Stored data
**********

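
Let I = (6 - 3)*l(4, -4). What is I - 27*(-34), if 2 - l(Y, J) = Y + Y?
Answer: 900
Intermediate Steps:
l(Y, J) = 2 - 2*Y (l(Y, J) = 2 - (Y + Y) = 2 - 2*Y)
I = -18 (I = (6 - 3)*(2 - 2*4) = 3*(2 - 8) = 3*(-6) = -18)
I - 27*(-34) = -18 - 27*(-34) = -18 + 918 = 900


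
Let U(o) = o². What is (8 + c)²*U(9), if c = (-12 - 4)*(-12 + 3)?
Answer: 1871424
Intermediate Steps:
c = 144 (c = -16*(-9) = 144)
(8 + c)²*U(9) = (8 + 144)²*9² = 152²*81 = 23104*81 = 1871424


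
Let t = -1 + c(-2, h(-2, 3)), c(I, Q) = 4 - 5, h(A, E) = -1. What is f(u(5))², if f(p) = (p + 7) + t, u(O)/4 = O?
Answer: 625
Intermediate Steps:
c(I, Q) = -1
t = -2 (t = -1 - 1 = -2)
u(O) = 4*O
f(p) = 5 + p (f(p) = (p + 7) - 2 = (7 + p) - 2 = 5 + p)
f(u(5))² = (5 + 4*5)² = (5 + 20)² = 25² = 625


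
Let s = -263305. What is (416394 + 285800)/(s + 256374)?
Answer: -702194/6931 ≈ -101.31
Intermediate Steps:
(416394 + 285800)/(s + 256374) = (416394 + 285800)/(-263305 + 256374) = 702194/(-6931) = 702194*(-1/6931) = -702194/6931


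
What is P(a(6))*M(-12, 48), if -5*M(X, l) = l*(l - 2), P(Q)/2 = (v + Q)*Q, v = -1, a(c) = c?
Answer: -26496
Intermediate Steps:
P(Q) = 2*Q*(-1 + Q) (P(Q) = 2*((-1 + Q)*Q) = 2*(Q*(-1 + Q)) = 2*Q*(-1 + Q))
M(X, l) = -l*(-2 + l)/5 (M(X, l) = -l*(l - 2)/5 = -l*(-2 + l)/5)
P(a(6))*M(-12, 48) = (2*6*(-1 + 6))*((⅕)*48*(2 - 1*48)) = (2*6*5)*((⅕)*48*(2 - 48)) = 60*((⅕)*48*(-46)) = 60*(-2208/5) = -26496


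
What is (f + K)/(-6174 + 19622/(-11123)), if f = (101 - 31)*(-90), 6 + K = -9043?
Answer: 170726927/68693024 ≈ 2.4854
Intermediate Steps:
K = -9049 (K = -6 - 9043 = -9049)
f = -6300 (f = 70*(-90) = -6300)
(f + K)/(-6174 + 19622/(-11123)) = (-6300 - 9049)/(-6174 + 19622/(-11123)) = -15349/(-6174 + 19622*(-1/11123)) = -15349/(-6174 - 19622/11123) = -15349/(-68693024/11123) = -15349*(-11123/68693024) = 170726927/68693024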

**********

▶ **Problem description**: If a line comes after the one that contains "Answer: 1871424", leave it out; return every line of the entries up to that point exactly, starting with the first, with that line included.

▶ **Your response**:
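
Let I = (6 - 3)*l(4, -4). What is I - 27*(-34), if 2 - l(Y, J) = Y + Y?
Answer: 900
Intermediate Steps:
l(Y, J) = 2 - 2*Y (l(Y, J) = 2 - (Y + Y) = 2 - 2*Y)
I = -18 (I = (6 - 3)*(2 - 2*4) = 3*(2 - 8) = 3*(-6) = -18)
I - 27*(-34) = -18 - 27*(-34) = -18 + 918 = 900


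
Let U(o) = o². What is (8 + c)²*U(9), if c = (-12 - 4)*(-12 + 3)?
Answer: 1871424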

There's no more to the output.